• Description of the task: What you give back should be exactly the opening lines of the data, ending with the line that contains "Consider the Boolean" and including it.

• Records provided:
= = =

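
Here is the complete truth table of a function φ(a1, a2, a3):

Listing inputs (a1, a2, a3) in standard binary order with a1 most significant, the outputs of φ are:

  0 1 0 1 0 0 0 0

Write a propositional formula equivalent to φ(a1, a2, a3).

φ(a1, a2, a3) = ((¬a1 ∧ ¬a2) ∧ a3) ∨ ((¬a1 ∧ a2) ∧ a3)

φ=1 on 2 inputs: (0,0,1), (0,1,1). Reading each as a conjunction of literals (¬a1·¬a2·a3, ¬a1·a2·a3) and taking the OR gives the canonical DNF.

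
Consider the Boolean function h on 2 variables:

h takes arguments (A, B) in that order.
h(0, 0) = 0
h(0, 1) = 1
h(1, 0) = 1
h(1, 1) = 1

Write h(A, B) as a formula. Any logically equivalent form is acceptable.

The output is 1 whenever at least one input is 1 — the OR of all inputs.

h(A, B) = A ∨ B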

= = =

• Response to the exercise:
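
Here is the complete truth table of a function φ(a1, a2, a3):

Listing inputs (a1, a2, a3) in standard binary order with a1 most significant, the outputs of φ are:

  0 1 0 1 0 0 0 0

Write a propositional formula equivalent to φ(a1, a2, a3).

φ(a1, a2, a3) = ((¬a1 ∧ ¬a2) ∧ a3) ∨ ((¬a1 ∧ a2) ∧ a3)

φ=1 on 2 inputs: (0,0,1), (0,1,1). Reading each as a conjunction of literals (¬a1·¬a2·a3, ¬a1·a2·a3) and taking the OR gives the canonical DNF.

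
Consider the Boolean function h on 2 variables: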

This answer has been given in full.